◆ **EXERCISE INPUTS**:
^^^^

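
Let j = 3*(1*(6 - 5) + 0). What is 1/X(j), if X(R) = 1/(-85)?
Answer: -85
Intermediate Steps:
j = 3 (j = 3*(1*1 + 0) = 3*(1 + 0) = 3*1 = 3)
X(R) = -1/85
1/X(j) = 1/(-1/85) = -85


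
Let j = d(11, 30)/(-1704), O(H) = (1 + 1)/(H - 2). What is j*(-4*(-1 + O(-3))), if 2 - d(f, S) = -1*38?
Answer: -28/213 ≈ -0.13146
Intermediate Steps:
d(f, S) = 40 (d(f, S) = 2 - (-1)*38 = 2 - 1*(-38) = 2 + 38 = 40)
O(H) = 2/(-2 + H)
j = -5/213 (j = 40/(-1704) = 40*(-1/1704) = -5/213 ≈ -0.023474)
j*(-4*(-1 + O(-3))) = -(-20)*(-1 + 2/(-2 - 3))/213 = -(-20)*(-1 + 2/(-5))/213 = -(-20)*(-1 + 2*(-1/5))/213 = -(-20)*(-1 - 2/5)/213 = -(-20)*(-7)/(213*5) = -5/213*28/5 = -28/213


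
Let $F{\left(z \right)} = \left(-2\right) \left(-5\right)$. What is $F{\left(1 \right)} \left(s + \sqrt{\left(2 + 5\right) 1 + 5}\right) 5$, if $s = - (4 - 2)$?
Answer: $-100 + 100 \sqrt{3} \approx 73.205$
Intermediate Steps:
$F{\left(z \right)} = 10$
$s = -2$ ($s = \left(-1\right) 2 = -2$)
$F{\left(1 \right)} \left(s + \sqrt{\left(2 + 5\right) 1 + 5}\right) 5 = 10 \left(-2 + \sqrt{\left(2 + 5\right) 1 + 5}\right) 5 = 10 \left(-2 + \sqrt{7 \cdot 1 + 5}\right) 5 = 10 \left(-2 + \sqrt{7 + 5}\right) 5 = 10 \left(-2 + \sqrt{12}\right) 5 = 10 \left(-2 + 2 \sqrt{3}\right) 5 = \left(-20 + 20 \sqrt{3}\right) 5 = -100 + 100 \sqrt{3}$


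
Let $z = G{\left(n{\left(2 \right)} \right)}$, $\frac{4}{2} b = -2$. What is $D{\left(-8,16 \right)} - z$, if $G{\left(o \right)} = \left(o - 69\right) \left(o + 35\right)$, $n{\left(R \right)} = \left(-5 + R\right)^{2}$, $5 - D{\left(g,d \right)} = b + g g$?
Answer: $2582$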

^^^^

◆ **TASK TO CARRY OUT**:
Every line of the data should be copied exactly.

◆ **COMPLETED EXERCISE**:
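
Let j = 3*(1*(6 - 5) + 0). What is 1/X(j), if X(R) = 1/(-85)?
Answer: -85
Intermediate Steps:
j = 3 (j = 3*(1*1 + 0) = 3*(1 + 0) = 3*1 = 3)
X(R) = -1/85
1/X(j) = 1/(-1/85) = -85


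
Let j = d(11, 30)/(-1704), O(H) = (1 + 1)/(H - 2). What is j*(-4*(-1 + O(-3))), if 2 - d(f, S) = -1*38?
Answer: -28/213 ≈ -0.13146
Intermediate Steps:
d(f, S) = 40 (d(f, S) = 2 - (-1)*38 = 2 - 1*(-38) = 2 + 38 = 40)
O(H) = 2/(-2 + H)
j = -5/213 (j = 40/(-1704) = 40*(-1/1704) = -5/213 ≈ -0.023474)
j*(-4*(-1 + O(-3))) = -(-20)*(-1 + 2/(-2 - 3))/213 = -(-20)*(-1 + 2/(-5))/213 = -(-20)*(-1 + 2*(-1/5))/213 = -(-20)*(-1 - 2/5)/213 = -(-20)*(-7)/(213*5) = -5/213*28/5 = -28/213


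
Let $F{\left(z \right)} = \left(-2\right) \left(-5\right)$. What is $F{\left(1 \right)} \left(s + \sqrt{\left(2 + 5\right) 1 + 5}\right) 5$, if $s = - (4 - 2)$?
Answer: $-100 + 100 \sqrt{3} \approx 73.205$
Intermediate Steps:
$F{\left(z \right)} = 10$
$s = -2$ ($s = \left(-1\right) 2 = -2$)
$F{\left(1 \right)} \left(s + \sqrt{\left(2 + 5\right) 1 + 5}\right) 5 = 10 \left(-2 + \sqrt{\left(2 + 5\right) 1 + 5}\right) 5 = 10 \left(-2 + \sqrt{7 \cdot 1 + 5}\right) 5 = 10 \left(-2 + \sqrt{7 + 5}\right) 5 = 10 \left(-2 + \sqrt{12}\right) 5 = 10 \left(-2 + 2 \sqrt{3}\right) 5 = \left(-20 + 20 \sqrt{3}\right) 5 = -100 + 100 \sqrt{3}$


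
Let $z = G{\left(n{\left(2 \right)} \right)}$, $\frac{4}{2} b = -2$. What is $D{\left(-8,16 \right)} - z$, if $G{\left(o \right)} = \left(o - 69\right) \left(o + 35\right)$, $n{\left(R \right)} = \left(-5 + R\right)^{2}$, $5 - D{\left(g,d \right)} = b + g g$?
Answer: $2582$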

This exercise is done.